[INFORMATION PROVIDED]
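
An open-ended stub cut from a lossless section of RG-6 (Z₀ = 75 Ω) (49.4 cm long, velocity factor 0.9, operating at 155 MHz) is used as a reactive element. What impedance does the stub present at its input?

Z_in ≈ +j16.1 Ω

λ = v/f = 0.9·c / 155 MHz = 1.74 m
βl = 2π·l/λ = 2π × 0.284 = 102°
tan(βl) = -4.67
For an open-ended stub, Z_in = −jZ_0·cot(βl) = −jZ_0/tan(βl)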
[/INFORMATION PROVIDED]
_YOUR INSTRUCTIONS_
Please retype all of the records, keeping each line exactly as it is.

_ANSWER TO THE EXERCISE_
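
An open-ended stub cut from a lossless section of RG-6 (Z₀ = 75 Ω) (49.4 cm long, velocity factor 0.9, operating at 155 MHz) is used as a reactive element. What impedance does the stub present at its input?

Z_in ≈ +j16.1 Ω

λ = v/f = 0.9·c / 155 MHz = 1.74 m
βl = 2π·l/λ = 2π × 0.284 = 102°
tan(βl) = -4.67
For an open-ended stub, Z_in = −jZ_0·cot(βl) = −jZ_0/tan(βl)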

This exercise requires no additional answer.